▸ **Exercise aim**
All lines from the opening of the entries below through the line containing "S = 'bcaCabbcb$'" must be output exactly as they appear, with no other lines.
Start of Provided records
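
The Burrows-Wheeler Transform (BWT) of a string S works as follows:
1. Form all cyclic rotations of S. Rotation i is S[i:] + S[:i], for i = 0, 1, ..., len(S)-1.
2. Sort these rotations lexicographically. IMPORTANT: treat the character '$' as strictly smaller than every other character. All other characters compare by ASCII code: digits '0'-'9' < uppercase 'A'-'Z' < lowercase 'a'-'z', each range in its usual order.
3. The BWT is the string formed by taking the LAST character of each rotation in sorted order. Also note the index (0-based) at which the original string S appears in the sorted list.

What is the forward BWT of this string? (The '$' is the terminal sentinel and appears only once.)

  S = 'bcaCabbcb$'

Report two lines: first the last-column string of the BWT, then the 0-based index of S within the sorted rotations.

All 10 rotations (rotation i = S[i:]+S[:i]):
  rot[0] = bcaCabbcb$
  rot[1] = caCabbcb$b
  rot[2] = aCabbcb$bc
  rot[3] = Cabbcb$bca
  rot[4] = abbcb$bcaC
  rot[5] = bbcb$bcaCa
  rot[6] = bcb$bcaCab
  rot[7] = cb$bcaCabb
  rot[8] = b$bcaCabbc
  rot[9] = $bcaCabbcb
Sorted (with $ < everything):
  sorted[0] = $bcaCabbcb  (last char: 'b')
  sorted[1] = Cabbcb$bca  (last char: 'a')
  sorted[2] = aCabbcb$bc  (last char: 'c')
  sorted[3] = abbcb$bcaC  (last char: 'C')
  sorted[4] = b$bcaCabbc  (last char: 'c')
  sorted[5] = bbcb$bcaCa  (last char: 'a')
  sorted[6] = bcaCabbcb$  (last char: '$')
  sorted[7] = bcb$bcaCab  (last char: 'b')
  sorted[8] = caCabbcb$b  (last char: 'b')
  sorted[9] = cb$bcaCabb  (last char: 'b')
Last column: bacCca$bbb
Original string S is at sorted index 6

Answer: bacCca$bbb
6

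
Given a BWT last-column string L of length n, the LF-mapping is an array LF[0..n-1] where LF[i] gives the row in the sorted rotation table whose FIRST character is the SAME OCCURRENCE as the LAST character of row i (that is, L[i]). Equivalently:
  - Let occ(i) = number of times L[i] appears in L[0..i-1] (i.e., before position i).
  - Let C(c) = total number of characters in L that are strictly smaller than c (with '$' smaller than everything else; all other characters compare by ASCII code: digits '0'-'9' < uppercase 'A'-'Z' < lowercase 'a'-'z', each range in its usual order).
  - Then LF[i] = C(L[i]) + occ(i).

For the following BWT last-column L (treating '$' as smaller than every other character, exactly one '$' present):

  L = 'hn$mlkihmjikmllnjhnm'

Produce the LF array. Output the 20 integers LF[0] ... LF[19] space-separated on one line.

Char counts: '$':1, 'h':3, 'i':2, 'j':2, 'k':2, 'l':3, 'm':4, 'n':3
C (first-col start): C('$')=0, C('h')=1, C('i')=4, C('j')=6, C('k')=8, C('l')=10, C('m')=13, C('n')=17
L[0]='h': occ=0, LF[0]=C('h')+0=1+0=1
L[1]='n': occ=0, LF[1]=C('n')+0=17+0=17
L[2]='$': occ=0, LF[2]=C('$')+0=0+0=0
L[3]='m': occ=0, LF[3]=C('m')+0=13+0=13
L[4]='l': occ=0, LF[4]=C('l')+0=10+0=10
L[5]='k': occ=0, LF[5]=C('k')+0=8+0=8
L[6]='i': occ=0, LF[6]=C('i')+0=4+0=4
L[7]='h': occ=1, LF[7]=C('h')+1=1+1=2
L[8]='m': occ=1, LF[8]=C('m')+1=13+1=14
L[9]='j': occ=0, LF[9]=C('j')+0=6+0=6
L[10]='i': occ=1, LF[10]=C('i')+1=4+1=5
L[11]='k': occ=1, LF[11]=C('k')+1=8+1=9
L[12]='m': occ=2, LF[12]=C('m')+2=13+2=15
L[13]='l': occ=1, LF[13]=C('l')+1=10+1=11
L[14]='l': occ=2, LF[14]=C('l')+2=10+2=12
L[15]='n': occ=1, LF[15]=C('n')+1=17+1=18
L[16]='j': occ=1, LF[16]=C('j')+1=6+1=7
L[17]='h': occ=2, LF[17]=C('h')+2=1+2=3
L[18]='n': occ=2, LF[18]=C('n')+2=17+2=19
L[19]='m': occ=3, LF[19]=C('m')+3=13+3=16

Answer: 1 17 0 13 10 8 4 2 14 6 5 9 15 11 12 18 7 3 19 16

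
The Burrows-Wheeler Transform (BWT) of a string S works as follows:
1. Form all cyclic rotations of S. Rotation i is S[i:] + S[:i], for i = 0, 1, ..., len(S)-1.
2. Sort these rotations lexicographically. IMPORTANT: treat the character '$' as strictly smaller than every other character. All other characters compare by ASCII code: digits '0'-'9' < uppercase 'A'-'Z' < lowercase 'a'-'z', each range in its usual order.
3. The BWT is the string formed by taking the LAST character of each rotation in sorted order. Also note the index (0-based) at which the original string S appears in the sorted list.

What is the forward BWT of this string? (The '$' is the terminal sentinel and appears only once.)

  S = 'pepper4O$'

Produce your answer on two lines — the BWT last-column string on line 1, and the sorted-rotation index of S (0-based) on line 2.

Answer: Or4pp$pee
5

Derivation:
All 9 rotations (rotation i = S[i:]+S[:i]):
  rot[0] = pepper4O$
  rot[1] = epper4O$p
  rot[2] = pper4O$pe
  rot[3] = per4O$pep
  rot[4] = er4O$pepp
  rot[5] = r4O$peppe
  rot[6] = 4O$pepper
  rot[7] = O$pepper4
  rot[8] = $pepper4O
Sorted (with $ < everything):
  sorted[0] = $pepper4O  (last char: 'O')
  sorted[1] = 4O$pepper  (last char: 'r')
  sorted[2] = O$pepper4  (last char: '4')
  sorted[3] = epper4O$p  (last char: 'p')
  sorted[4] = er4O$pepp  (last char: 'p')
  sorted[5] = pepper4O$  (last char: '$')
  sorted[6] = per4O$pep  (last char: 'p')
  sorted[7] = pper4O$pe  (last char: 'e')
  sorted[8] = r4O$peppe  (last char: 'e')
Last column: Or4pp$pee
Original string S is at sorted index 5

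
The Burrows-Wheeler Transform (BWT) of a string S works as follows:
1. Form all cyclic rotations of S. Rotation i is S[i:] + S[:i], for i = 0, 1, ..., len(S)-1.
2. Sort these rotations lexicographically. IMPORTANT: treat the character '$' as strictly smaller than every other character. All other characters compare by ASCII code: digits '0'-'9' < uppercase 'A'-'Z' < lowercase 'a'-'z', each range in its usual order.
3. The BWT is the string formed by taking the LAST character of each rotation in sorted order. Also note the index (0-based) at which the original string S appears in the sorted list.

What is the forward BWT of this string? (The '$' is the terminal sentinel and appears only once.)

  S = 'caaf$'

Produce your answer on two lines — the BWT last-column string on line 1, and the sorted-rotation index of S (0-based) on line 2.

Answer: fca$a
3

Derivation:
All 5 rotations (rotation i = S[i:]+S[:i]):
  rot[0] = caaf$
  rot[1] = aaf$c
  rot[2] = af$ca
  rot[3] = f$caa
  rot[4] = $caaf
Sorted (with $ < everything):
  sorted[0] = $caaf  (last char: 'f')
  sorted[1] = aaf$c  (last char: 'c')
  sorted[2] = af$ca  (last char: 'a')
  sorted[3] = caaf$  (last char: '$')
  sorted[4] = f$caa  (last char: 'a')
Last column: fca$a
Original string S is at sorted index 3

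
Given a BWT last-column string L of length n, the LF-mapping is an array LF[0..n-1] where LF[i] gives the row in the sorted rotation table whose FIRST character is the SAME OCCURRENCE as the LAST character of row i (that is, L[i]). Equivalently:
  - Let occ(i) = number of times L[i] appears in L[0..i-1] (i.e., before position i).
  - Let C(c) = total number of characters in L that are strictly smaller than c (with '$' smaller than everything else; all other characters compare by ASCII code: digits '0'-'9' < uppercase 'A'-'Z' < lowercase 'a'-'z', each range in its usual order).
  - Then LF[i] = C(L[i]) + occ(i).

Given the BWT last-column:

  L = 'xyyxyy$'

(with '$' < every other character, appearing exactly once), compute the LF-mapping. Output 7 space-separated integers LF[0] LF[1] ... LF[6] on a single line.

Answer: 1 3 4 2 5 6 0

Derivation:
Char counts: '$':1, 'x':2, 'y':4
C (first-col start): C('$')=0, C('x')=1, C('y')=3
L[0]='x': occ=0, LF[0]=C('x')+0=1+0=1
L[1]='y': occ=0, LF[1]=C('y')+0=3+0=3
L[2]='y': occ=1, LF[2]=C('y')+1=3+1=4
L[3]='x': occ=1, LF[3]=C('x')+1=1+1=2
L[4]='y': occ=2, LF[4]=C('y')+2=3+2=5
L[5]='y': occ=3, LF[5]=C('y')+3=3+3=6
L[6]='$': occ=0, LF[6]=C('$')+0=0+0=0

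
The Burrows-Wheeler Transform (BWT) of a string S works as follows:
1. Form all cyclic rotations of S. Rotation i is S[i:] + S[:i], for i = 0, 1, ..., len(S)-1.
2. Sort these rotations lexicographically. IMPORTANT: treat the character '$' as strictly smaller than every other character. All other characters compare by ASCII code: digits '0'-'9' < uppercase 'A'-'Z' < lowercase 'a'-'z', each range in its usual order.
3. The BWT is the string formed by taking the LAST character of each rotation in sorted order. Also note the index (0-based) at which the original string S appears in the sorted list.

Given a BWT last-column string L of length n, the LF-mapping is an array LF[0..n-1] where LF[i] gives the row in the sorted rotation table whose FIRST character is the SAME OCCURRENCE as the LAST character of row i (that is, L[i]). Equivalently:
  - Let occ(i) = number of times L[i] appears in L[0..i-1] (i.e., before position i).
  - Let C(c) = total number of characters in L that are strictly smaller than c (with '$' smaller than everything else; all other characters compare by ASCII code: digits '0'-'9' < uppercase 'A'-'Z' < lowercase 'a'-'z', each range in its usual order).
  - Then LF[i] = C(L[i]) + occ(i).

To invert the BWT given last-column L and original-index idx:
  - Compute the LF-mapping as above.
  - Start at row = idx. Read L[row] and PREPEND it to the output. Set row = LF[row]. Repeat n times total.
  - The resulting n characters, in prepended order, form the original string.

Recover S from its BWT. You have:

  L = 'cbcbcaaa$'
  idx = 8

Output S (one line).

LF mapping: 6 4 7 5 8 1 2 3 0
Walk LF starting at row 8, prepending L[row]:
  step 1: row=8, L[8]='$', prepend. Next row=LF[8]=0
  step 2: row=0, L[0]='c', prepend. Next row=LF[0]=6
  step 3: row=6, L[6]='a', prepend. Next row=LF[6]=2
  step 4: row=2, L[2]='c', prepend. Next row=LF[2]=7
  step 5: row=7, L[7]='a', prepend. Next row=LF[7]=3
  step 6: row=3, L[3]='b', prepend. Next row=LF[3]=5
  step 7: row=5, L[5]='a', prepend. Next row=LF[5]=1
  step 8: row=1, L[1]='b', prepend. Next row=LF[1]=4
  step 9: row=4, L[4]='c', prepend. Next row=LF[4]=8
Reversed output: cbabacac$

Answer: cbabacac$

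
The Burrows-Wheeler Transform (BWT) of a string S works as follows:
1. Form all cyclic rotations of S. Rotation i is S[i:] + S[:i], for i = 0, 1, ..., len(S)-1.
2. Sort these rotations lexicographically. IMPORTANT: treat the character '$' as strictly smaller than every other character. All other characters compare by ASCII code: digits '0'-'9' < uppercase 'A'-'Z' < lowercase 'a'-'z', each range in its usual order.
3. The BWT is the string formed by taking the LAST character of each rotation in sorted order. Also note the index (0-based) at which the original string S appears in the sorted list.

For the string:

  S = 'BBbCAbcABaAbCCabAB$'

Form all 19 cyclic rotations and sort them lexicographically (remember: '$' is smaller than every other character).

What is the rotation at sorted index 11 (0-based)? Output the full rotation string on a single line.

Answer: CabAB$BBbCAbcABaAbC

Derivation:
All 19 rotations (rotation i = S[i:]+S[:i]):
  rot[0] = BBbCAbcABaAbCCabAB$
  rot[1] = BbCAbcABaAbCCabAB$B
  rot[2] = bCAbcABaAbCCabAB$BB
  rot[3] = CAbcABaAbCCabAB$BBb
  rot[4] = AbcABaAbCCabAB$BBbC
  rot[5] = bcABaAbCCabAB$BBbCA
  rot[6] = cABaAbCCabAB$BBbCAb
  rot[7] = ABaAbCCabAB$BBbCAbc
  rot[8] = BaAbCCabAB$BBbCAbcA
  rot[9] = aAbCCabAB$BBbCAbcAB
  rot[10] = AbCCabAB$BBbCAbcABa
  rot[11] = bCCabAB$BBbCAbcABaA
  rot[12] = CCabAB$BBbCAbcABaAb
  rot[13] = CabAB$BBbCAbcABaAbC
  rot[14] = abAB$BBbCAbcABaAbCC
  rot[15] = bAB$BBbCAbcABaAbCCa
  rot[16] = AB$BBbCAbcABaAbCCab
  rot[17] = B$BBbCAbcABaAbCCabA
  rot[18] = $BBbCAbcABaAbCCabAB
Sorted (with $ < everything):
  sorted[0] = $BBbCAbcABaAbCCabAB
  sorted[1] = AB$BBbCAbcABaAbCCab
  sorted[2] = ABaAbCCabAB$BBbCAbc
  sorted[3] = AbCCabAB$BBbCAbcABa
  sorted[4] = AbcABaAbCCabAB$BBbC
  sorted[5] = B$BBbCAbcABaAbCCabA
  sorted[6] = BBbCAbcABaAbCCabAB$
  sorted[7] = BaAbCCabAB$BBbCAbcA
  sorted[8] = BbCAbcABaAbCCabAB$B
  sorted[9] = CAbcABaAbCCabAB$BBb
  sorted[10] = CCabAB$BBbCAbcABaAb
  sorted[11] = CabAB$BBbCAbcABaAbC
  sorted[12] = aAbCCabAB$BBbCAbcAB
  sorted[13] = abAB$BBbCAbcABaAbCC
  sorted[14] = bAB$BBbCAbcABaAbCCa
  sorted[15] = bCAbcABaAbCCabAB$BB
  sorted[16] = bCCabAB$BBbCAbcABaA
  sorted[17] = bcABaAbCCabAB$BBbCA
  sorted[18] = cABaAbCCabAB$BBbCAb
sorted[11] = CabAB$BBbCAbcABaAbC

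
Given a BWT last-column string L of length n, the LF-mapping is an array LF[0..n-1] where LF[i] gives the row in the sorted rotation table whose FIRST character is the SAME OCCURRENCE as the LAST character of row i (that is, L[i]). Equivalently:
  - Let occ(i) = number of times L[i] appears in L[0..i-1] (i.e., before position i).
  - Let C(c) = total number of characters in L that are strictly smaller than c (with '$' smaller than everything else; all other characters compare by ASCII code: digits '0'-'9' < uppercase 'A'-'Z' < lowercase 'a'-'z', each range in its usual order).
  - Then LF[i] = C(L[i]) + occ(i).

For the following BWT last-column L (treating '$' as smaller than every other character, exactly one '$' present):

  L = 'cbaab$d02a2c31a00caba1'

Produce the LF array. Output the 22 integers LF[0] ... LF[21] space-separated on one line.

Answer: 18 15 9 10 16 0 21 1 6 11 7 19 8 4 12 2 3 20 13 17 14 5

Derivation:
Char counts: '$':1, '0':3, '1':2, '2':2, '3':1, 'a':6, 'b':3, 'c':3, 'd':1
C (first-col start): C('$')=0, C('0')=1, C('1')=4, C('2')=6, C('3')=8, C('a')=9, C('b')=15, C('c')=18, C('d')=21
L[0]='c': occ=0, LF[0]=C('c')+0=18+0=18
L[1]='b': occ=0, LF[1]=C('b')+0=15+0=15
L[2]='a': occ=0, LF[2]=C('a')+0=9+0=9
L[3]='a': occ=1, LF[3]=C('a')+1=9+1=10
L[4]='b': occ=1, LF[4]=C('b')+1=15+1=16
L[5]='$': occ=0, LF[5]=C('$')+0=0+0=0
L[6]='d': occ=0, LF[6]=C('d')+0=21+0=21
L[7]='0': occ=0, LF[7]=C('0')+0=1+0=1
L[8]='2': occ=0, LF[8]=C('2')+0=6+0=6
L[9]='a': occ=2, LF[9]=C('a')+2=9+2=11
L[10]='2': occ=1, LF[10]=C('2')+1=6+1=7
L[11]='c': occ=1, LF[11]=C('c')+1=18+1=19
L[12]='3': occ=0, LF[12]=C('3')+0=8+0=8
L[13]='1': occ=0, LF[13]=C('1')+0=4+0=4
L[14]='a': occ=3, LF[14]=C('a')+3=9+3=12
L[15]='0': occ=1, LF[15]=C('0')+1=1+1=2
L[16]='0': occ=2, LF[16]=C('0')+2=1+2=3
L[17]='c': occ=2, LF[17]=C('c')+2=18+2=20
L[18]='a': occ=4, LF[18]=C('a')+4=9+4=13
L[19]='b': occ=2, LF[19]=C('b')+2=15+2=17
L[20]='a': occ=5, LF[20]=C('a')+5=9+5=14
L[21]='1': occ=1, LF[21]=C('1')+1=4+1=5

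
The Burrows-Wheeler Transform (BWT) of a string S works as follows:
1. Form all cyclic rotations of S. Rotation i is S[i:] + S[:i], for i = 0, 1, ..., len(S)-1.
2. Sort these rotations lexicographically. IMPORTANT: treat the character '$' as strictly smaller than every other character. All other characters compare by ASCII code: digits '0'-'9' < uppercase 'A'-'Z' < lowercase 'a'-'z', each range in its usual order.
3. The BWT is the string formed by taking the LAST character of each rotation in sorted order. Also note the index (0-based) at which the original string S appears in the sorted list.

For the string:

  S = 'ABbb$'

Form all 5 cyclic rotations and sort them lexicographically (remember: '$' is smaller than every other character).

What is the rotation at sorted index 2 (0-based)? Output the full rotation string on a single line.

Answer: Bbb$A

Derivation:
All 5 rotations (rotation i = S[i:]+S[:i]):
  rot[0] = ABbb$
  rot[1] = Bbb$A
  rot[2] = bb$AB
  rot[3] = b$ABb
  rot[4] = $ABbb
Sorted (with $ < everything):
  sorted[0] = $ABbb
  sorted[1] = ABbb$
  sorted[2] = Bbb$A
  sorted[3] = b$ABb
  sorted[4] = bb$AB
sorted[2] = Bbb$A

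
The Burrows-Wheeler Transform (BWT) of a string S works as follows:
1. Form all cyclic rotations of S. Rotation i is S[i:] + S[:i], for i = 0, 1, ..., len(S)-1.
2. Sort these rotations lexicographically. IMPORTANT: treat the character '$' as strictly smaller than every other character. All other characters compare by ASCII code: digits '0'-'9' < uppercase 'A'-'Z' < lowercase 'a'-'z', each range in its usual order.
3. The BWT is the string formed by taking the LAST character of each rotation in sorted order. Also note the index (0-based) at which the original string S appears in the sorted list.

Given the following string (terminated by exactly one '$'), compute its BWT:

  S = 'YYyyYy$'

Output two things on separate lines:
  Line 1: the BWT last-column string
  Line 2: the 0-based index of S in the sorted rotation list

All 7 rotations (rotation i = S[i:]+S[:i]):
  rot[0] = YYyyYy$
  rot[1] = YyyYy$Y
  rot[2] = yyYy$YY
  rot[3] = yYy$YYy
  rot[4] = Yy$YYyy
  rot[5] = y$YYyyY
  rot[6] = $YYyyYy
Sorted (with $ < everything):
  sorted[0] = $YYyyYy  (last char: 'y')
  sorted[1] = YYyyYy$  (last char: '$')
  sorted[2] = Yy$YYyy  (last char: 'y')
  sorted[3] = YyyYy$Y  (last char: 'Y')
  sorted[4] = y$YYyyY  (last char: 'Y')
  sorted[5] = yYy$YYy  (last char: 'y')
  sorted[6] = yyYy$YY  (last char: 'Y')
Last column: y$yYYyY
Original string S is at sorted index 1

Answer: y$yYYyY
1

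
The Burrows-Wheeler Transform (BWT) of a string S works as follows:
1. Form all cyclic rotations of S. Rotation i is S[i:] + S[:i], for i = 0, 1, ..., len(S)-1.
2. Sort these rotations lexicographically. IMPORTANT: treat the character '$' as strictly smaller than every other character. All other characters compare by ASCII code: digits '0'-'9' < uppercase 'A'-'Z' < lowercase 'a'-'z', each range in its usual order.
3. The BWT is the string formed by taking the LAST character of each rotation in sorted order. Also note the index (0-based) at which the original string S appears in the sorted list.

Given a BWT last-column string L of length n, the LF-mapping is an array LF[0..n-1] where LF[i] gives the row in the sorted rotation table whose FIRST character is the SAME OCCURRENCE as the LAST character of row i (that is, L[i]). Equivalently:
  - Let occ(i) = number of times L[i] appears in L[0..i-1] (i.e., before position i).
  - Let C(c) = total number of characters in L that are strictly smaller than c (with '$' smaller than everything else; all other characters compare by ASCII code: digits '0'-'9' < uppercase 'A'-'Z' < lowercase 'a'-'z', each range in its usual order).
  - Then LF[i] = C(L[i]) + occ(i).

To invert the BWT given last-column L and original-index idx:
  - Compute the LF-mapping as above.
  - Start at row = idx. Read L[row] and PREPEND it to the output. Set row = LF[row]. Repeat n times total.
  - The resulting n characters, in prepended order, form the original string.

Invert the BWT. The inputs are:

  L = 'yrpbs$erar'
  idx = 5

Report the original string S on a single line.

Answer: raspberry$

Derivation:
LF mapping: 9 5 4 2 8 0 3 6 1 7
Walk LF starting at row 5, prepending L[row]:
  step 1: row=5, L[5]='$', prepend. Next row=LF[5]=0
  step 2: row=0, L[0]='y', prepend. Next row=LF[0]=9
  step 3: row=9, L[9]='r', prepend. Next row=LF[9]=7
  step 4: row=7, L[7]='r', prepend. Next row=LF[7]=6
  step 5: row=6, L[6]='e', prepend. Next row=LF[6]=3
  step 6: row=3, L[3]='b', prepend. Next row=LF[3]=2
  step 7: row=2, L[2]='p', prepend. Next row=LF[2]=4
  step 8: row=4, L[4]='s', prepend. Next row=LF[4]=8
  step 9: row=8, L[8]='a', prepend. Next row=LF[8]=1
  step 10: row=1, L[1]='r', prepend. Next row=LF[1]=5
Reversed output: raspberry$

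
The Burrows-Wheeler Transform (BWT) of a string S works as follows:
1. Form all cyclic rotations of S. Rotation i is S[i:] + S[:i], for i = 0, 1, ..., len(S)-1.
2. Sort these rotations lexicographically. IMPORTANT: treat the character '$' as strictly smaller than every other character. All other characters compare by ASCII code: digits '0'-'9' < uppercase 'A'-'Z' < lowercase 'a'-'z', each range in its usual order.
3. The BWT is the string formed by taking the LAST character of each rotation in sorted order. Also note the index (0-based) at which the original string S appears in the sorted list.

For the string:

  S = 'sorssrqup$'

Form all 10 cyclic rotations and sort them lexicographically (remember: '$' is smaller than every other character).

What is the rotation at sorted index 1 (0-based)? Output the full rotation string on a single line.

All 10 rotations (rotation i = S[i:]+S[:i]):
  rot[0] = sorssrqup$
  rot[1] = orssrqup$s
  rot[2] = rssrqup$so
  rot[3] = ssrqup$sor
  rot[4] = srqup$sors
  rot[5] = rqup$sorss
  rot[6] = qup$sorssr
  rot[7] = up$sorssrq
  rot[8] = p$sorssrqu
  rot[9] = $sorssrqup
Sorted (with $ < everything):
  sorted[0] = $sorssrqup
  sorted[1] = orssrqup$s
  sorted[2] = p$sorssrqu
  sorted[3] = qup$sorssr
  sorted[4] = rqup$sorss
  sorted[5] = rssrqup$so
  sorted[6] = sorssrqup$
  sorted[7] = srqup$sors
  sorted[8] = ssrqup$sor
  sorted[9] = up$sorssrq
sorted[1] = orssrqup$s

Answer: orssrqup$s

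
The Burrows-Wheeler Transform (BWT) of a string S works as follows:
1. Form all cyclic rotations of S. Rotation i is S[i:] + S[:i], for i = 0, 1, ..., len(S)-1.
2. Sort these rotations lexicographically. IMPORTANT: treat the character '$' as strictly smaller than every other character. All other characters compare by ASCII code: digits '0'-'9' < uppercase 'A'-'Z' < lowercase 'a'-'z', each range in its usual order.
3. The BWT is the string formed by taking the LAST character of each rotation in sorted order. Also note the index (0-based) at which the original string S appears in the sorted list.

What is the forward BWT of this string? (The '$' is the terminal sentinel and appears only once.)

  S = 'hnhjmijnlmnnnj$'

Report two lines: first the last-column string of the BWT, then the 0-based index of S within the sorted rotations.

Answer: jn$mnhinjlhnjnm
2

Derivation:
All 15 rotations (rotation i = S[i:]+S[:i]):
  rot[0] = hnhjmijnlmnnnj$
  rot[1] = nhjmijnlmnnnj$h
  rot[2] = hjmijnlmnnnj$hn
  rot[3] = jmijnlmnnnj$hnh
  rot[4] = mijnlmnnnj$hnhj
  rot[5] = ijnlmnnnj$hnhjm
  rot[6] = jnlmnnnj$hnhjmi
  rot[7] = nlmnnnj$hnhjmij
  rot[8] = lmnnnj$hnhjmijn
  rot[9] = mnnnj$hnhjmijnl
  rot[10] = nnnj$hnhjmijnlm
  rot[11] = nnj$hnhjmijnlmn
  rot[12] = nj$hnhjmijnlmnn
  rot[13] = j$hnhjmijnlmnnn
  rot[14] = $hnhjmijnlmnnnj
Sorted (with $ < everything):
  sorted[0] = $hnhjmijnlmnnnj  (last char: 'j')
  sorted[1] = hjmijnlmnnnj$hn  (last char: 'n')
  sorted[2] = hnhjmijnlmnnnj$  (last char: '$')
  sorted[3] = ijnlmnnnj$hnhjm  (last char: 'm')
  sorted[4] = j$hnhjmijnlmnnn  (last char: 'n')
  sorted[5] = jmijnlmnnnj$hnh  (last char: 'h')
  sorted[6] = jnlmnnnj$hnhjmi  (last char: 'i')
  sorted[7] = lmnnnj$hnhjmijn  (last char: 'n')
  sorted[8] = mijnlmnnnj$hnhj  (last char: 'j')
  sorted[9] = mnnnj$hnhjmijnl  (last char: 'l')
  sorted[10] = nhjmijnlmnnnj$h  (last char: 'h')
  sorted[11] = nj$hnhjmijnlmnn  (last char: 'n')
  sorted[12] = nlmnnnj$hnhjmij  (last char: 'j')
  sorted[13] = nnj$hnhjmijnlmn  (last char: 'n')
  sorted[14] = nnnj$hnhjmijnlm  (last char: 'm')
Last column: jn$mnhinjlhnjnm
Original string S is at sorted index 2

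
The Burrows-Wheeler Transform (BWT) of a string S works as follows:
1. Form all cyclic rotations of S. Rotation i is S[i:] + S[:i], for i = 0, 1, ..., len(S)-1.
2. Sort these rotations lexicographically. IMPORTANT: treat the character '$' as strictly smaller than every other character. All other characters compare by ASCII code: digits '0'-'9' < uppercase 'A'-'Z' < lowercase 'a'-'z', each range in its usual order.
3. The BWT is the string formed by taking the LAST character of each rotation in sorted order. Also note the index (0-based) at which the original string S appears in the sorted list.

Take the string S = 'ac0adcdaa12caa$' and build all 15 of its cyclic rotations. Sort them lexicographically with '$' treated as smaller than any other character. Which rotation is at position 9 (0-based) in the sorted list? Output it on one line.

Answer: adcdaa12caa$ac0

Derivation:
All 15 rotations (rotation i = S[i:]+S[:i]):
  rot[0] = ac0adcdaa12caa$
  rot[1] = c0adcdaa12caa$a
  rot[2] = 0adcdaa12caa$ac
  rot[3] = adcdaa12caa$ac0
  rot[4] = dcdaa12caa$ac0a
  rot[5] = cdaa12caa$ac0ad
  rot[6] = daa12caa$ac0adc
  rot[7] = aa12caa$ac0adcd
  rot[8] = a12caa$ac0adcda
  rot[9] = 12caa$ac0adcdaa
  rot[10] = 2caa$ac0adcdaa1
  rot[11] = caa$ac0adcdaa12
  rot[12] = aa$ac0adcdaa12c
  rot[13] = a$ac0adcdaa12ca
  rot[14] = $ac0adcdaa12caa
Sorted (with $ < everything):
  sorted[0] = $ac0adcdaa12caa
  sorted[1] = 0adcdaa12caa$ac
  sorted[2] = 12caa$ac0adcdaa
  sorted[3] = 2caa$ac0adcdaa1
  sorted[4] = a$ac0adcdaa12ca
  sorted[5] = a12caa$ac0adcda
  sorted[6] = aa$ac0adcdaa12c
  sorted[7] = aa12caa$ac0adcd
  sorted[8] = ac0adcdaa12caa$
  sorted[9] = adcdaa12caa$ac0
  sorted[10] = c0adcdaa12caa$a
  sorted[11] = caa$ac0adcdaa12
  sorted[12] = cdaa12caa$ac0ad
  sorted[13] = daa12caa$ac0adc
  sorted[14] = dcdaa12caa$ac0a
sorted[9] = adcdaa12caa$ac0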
End of Provided records
▸ **Answer box**
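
The Burrows-Wheeler Transform (BWT) of a string S works as follows:
1. Form all cyclic rotations of S. Rotation i is S[i:] + S[:i], for i = 0, 1, ..., len(S)-1.
2. Sort these rotations lexicographically. IMPORTANT: treat the character '$' as strictly smaller than every other character. All other characters compare by ASCII code: digits '0'-'9' < uppercase 'A'-'Z' < lowercase 'a'-'z', each range in its usual order.
3. The BWT is the string formed by taking the LAST character of each rotation in sorted order. Also note the index (0-based) at which the original string S appears in the sorted list.

What is the forward BWT of this string? (The '$' is the terminal sentinel and appears only once.)

  S = 'bcaCabbcb$'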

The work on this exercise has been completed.